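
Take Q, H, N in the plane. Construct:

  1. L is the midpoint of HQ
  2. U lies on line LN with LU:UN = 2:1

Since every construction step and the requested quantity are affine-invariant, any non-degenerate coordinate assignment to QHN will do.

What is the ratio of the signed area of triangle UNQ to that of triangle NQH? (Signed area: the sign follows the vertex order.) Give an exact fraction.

[UNQ]:[NQH] = 1/6

Set Q = (0, 0), H = (1, 0), N = (0, 1); any affine frame gives the same invariant.
1. L is the midpoint of HQ ⇒ L = (1/2, 0)
2. U lies on line LN with LU:UN = 2:1 ⇒ U = (1/6, 2/3)
2·[UNQ] = 1/6, 2·[NQH] = 1
[UNQ]:[NQH] = 1/6:1 = 1/6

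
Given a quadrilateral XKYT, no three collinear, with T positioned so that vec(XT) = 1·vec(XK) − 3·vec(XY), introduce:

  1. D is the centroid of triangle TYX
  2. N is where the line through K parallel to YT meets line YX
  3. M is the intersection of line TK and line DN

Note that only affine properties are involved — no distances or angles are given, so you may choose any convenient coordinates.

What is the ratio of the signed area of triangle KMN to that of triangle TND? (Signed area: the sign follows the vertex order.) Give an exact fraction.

[KMN]:[TND] = -30/7

Set X = (0, 0), K = (1, 0), Y = (0, 1), T = (1, -3); any affine frame gives the same invariant.
1. D is the centroid of triangle TYX ⇒ D = (1/3, -2/3)
2. N is where the line through K parallel to YT meets line YX ⇒ N = (0, 4)
3. M is the intersection of line TK and line DN ⇒ M = (1, -10)
2·[KMN] = -10, 2·[TND] = 7/3
[KMN]:[TND] = -10:7/3 = -30/7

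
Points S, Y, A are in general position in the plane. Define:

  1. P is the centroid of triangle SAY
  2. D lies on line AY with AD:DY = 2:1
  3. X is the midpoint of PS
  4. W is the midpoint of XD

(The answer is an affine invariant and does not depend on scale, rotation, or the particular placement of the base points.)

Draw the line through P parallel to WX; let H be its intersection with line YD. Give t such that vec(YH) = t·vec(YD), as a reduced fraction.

t = 5/4

Choose coordinates S = (0, 0), Y = (1, 0), A = (0, 1).
1. P is the centroid of triangle SAY ⇒ P = (1/3, 1/3)
2. D lies on line AY with AD:DY = 2:1 ⇒ D = (2/3, 1/3)
3. X is the midpoint of PS ⇒ X = (1/6, 1/6)
4. W is the midpoint of XD ⇒ W = (5/12, 1/4)
through P parallel to WX: direction (-1/4, -1/12); meets YD at H = (7/12, 5/12)
H = Y + t·(D−Y) with t = 5/4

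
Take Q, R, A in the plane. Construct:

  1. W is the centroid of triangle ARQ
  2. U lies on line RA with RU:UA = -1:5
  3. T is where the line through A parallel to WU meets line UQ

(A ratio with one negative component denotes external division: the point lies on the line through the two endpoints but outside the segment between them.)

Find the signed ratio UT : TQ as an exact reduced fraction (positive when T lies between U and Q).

UT:TQ = -5/11

Choose coordinates Q = (0, 0), R = (1, 0), A = (0, 1).
1. W is the centroid of triangle ARQ ⇒ W = (1/3, 1/3)
2. U lies on line RA with RU:UA = -1:5 ⇒ U = (5/4, -1/4)
3. T is where the line through A parallel to WU meets line UQ ⇒ T = (55/24, -11/24)
T = U + t·(Q−U) with t = -5/6, so UT:TQ = t:(1−t) = -5/6:11/6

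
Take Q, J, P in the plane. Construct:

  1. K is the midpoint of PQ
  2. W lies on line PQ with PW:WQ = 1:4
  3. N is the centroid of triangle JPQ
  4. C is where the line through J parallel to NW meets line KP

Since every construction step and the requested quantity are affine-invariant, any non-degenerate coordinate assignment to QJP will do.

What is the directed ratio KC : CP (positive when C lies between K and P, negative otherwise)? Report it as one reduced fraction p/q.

Set Q = (0, 0), J = (1, 0), P = (0, 1); any affine frame gives the same invariant.
1. K is the midpoint of PQ ⇒ K = (0, 1/2)
2. W lies on line PQ with PW:WQ = 1:4 ⇒ W = (0, 4/5)
3. N is the centroid of triangle JPQ ⇒ N = (1/3, 1/3)
4. C is where the line through J parallel to NW meets line KP ⇒ C = (0, 7/5)
C = K + t·(P−K) with t = 9/5, so KC:CP = t:(1−t) = 9/5:-4/5

KC:CP = -9/4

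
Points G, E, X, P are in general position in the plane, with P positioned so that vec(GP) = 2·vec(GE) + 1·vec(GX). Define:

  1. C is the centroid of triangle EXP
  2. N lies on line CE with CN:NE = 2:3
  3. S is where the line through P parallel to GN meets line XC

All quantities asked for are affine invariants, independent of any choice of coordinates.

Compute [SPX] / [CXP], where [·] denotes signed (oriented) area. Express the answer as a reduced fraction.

Set G = (0, 0), E = (1, 0), X = (0, 1), P = (2, 1); any affine frame gives the same invariant.
1. C is the centroid of triangle EXP ⇒ C = (1, 2/3)
2. N lies on line CE with CN:NE = 2:3 ⇒ N = (1, 2/5)
3. S is where the line through P parallel to GN meets line XC ⇒ S = (12/11, 7/11)
2·[SPX] = 8/11, 2·[CXP] = -2/3
[SPX]:[CXP] = 8/11:-2/3 = -12/11

[SPX]:[CXP] = -12/11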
● ● ● ● ●
* Action item
Whenever a line of the material holds the word "assignment", copy it out.

* Solution
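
Since every construction step and the requested quantity are affine-invariant, any non-degenerate coordinate assignment to QHN will do.
Since every construction step and the requested quantity are affine-invariant, any non-degenerate coordinate assignment to QJP will do.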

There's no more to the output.